### WHAT NEEDS TO BE DONE
Scan the entries below and return each line that contains "Hana".

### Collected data
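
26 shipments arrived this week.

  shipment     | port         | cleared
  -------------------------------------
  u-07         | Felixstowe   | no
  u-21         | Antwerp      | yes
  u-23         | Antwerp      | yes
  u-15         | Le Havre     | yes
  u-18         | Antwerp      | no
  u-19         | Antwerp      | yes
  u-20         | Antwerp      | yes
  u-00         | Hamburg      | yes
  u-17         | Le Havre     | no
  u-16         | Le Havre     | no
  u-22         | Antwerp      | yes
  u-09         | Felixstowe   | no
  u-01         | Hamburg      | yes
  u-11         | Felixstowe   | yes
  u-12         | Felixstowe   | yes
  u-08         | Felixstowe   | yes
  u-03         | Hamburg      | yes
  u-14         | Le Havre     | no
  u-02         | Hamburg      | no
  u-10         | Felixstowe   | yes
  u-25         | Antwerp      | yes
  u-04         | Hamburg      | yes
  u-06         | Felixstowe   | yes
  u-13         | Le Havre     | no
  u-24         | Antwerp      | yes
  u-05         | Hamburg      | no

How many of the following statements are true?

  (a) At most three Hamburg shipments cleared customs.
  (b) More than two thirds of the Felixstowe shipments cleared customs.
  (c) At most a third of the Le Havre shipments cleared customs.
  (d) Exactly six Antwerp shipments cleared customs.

(a) Hamburg: |A| = 6, |A ∩ B| = 4; needs |A ∩ B| ≤ 3 — false.
(b) Felixstowe: |A| = 7, |A ∩ B| = 5; needs |A ∩ B| / |A| > 2/3 — true.
(c) Le Havre: |A| = 5, |A ∩ B| = 1; needs |A ∩ B| / |A| ≤ 1/3 — true.
(d) Antwerp: |A| = 8, |A ∩ B| = 7; needs |A ∩ B| = 6 — false.

2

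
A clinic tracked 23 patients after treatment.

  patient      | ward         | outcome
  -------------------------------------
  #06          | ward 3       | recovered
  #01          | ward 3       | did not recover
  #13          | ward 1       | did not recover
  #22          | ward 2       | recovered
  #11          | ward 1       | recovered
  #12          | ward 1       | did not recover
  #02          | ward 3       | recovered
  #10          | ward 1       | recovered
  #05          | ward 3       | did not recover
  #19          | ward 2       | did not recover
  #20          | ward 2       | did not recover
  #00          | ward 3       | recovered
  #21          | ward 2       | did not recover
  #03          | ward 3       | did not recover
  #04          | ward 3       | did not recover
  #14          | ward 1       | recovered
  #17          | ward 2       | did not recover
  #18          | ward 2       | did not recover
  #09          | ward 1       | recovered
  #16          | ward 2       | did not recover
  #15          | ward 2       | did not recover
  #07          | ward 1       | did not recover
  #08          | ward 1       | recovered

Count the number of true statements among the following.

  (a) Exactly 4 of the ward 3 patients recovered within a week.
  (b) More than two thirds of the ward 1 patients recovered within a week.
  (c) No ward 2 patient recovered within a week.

0

(a) ward 3: |A| = 7, |A ∩ B| = 3; needs |A ∩ B| = 4 — false.
(b) ward 1: |A| = 8, |A ∩ B| = 5; needs |A ∩ B| / |A| > 2/3 — false.
(c) ward 2: |A| = 8, |A ∩ B| = 1; needs A ∩ B = ∅ (|A ∩ B| = 0) — false.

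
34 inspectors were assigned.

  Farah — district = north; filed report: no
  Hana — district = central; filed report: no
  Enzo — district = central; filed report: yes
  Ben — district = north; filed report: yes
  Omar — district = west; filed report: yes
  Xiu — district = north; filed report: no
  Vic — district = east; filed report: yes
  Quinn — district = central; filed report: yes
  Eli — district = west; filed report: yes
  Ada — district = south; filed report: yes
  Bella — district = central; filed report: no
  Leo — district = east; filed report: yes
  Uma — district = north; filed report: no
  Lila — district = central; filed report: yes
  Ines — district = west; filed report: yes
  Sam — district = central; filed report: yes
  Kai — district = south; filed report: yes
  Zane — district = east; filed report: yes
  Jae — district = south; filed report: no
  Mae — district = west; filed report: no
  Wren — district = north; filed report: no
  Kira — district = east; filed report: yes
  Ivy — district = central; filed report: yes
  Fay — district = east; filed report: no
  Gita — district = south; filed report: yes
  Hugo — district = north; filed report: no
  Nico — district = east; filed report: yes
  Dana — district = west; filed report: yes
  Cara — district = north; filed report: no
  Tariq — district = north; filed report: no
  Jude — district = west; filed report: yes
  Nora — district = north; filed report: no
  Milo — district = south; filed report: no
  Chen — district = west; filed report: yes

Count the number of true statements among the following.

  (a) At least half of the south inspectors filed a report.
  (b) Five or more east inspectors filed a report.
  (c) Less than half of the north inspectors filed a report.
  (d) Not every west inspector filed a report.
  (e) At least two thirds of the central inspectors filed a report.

5

(a) south: |A| = 5, |A ∩ B| = 3; needs |A ∩ B| ≥ |A ∖ B| — true.
(b) east: |A| = 6, |A ∩ B| = 5; needs |A ∩ B| ≥ 5 — true.
(c) north: |A| = 9, |A ∩ B| = 1; needs |A ∩ B| < |A ∖ B| — true.
(d) west: |A| = 7, |A ∩ B| = 6; needs A ⊄ B (|A ∖ B| ≥ 1) — true.
(e) central: |A| = 7, |A ∩ B| = 5; needs |A ∩ B| / |A| ≥ 2/3 — true.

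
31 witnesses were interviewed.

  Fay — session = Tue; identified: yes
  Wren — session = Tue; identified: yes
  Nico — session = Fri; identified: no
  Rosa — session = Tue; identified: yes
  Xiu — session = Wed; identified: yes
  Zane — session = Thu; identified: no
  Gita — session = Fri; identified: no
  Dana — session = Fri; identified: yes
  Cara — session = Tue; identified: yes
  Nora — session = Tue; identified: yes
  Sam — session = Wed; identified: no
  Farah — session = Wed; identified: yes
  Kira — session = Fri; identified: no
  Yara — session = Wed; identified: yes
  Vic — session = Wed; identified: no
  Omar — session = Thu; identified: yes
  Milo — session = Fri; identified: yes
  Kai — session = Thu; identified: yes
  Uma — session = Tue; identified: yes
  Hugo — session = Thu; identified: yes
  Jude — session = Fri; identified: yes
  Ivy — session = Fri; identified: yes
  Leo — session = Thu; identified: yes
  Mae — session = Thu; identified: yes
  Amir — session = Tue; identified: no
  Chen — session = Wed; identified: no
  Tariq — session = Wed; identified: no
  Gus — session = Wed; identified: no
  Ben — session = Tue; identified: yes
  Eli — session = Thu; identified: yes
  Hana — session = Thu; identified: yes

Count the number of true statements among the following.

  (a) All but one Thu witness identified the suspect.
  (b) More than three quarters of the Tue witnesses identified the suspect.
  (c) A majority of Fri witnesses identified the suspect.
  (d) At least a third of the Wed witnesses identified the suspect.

(a) Thu: |A| = 8, |A ∩ B| = 7; needs |A ∖ B| = 1 — true.
(b) Tue: |A| = 8, |A ∩ B| = 7; needs |A ∩ B| / |A| > 3/4 — true.
(c) Fri: |A| = 7, |A ∩ B| = 4; needs |A ∩ B| > |A ∖ B| — true.
(d) Wed: |A| = 8, |A ∩ B| = 3; needs |A ∩ B| / |A| ≥ 1/3 — true.

4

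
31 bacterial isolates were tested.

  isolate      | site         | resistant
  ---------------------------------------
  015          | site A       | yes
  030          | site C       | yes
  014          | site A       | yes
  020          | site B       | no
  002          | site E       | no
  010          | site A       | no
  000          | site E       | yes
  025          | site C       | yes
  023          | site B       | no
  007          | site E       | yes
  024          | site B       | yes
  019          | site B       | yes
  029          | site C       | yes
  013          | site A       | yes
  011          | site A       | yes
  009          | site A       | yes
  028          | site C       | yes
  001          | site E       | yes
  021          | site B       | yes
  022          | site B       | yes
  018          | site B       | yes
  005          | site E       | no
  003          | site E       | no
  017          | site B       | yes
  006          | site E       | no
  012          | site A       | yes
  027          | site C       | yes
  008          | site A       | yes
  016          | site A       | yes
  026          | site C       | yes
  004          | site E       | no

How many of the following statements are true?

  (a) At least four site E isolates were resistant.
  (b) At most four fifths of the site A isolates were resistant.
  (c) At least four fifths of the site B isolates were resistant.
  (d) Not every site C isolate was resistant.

(a) site E: |A| = 8, |A ∩ B| = 3; needs |A ∩ B| ≥ 4 — false.
(b) site A: |A| = 9, |A ∩ B| = 8; needs |A ∩ B| / |A| ≤ 4/5 — false.
(c) site B: |A| = 8, |A ∩ B| = 6; needs |A ∩ B| / |A| ≥ 4/5 — false.
(d) site C: |A| = 6, |A ∩ B| = 6; needs A ⊄ B (|A ∖ B| ≥ 1) — false.

0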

### ANSWER TO THIS EXERCISE
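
  Hana — district = central; filed report: no
  Hana — session = Thu; identified: yes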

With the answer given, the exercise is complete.